[What the task asks]
Repeat the material in full. Keep every line exactly as it is.

**** Provided records ****

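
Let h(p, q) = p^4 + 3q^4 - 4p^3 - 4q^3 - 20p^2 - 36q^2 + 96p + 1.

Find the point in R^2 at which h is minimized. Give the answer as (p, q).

h(p,q) separates as A(p) + B(q) + 1, so its minimum is min A + min B + 1.
A'(p) = 4(p - 4)(p - 2)(p + 3) vanishes at p ∈ {-3, 2, 4}; B'(q) = 12q(q - 3)(q + 2) vanishes at q ∈ {-2, 0, 3}.
Local minima of A (where A''>0): A(-3)=-279, A(4)=64. Local minima of B: B(-2)=-64, B(3)=-189.
So the global minimum of h is A(-3) + B(3) + 1 = -279 − 189 + 1 = -467, attained at (-3, 3).

(-3, 3)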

****

[Answer space]
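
Let h(p, q) = p^4 + 3q^4 - 4p^3 - 4q^3 - 20p^2 - 36q^2 + 96p + 1.

Find the point in R^2 at which h is minimized. Give the answer as (p, q).

h(p,q) separates as A(p) + B(q) + 1, so its minimum is min A + min B + 1.
A'(p) = 4(p - 4)(p - 2)(p + 3) vanishes at p ∈ {-3, 2, 4}; B'(q) = 12q(q - 3)(q + 2) vanishes at q ∈ {-2, 0, 3}.
Local minima of A (where A''>0): A(-3)=-279, A(4)=64. Local minima of B: B(-2)=-64, B(3)=-189.
So the global minimum of h is A(-3) + B(3) + 1 = -279 − 189 + 1 = -467, attained at (-3, 3).

(-3, 3)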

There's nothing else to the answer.